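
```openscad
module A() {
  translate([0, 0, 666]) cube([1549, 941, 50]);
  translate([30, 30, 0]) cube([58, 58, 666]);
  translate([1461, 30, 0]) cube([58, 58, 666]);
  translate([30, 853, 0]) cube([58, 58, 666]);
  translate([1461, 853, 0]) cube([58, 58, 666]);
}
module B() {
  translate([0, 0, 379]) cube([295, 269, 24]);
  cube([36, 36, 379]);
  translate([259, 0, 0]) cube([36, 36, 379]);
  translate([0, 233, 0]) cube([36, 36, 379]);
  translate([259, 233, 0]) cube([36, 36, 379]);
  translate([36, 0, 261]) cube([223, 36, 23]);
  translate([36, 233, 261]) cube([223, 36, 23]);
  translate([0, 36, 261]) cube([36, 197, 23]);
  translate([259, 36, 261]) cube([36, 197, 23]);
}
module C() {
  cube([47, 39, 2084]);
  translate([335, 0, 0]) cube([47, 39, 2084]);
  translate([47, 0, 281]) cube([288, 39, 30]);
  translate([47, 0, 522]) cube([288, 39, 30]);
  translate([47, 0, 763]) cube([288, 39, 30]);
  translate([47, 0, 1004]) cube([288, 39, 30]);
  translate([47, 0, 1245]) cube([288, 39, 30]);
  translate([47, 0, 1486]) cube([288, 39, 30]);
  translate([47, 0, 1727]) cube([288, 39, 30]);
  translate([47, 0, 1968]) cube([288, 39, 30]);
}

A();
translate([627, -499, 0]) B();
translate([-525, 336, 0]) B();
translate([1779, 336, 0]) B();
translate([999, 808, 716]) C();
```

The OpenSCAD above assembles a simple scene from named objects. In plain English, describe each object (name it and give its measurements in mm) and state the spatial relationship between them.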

********************

**INSTRUCTIONS TO FOLLOW:** Each line above must be reproduced exactly as it stands.

**RESULT FOR THIS EXERCISE:**
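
```openscad
module A() {
  translate([0, 0, 666]) cube([1549, 941, 50]);
  translate([30, 30, 0]) cube([58, 58, 666]);
  translate([1461, 30, 0]) cube([58, 58, 666]);
  translate([30, 853, 0]) cube([58, 58, 666]);
  translate([1461, 853, 0]) cube([58, 58, 666]);
}
module B() {
  translate([0, 0, 379]) cube([295, 269, 24]);
  cube([36, 36, 379]);
  translate([259, 0, 0]) cube([36, 36, 379]);
  translate([0, 233, 0]) cube([36, 36, 379]);
  translate([259, 233, 0]) cube([36, 36, 379]);
  translate([36, 0, 261]) cube([223, 36, 23]);
  translate([36, 233, 261]) cube([223, 36, 23]);
  translate([0, 36, 261]) cube([36, 197, 23]);
  translate([259, 36, 261]) cube([36, 197, 23]);
}
module C() {
  cube([47, 39, 2084]);
  translate([335, 0, 0]) cube([47, 39, 2084]);
  translate([47, 0, 281]) cube([288, 39, 30]);
  translate([47, 0, 522]) cube([288, 39, 30]);
  translate([47, 0, 763]) cube([288, 39, 30]);
  translate([47, 0, 1004]) cube([288, 39, 30]);
  translate([47, 0, 1245]) cube([288, 39, 30]);
  translate([47, 0, 1486]) cube([288, 39, 30]);
  translate([47, 0, 1727]) cube([288, 39, 30]);
  translate([47, 0, 1968]) cube([288, 39, 30]);
}

A();
translate([627, -499, 0]) B();
translate([-525, 336, 0]) B();
translate([1779, 336, 0]) B();
translate([999, 808, 716]) C();
```

The OpenSCAD above assembles a simple scene from named objects. In plain English, describe each object (name it and give its measurements in mm) and state the spatial relationship between them.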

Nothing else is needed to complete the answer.